--- Listed entries ---

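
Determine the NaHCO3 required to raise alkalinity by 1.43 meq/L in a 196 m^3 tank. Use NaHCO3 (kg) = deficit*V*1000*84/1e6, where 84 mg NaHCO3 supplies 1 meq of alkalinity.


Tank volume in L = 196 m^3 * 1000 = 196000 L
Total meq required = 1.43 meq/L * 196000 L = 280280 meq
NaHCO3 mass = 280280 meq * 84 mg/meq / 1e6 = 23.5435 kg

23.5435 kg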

---

__About this task__. Quote the listing in full, please, keeping every line exact.

__Finished task__.
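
Determine the NaHCO3 required to raise alkalinity by 1.43 meq/L in a 196 m^3 tank. Use NaHCO3 (kg) = deficit*V*1000*84/1e6, where 84 mg NaHCO3 supplies 1 meq of alkalinity.


Tank volume in L = 196 m^3 * 1000 = 196000 L
Total meq required = 1.43 meq/L * 196000 L = 280280 meq
NaHCO3 mass = 280280 meq * 84 mg/meq / 1e6 = 23.5435 kg

23.5435 kg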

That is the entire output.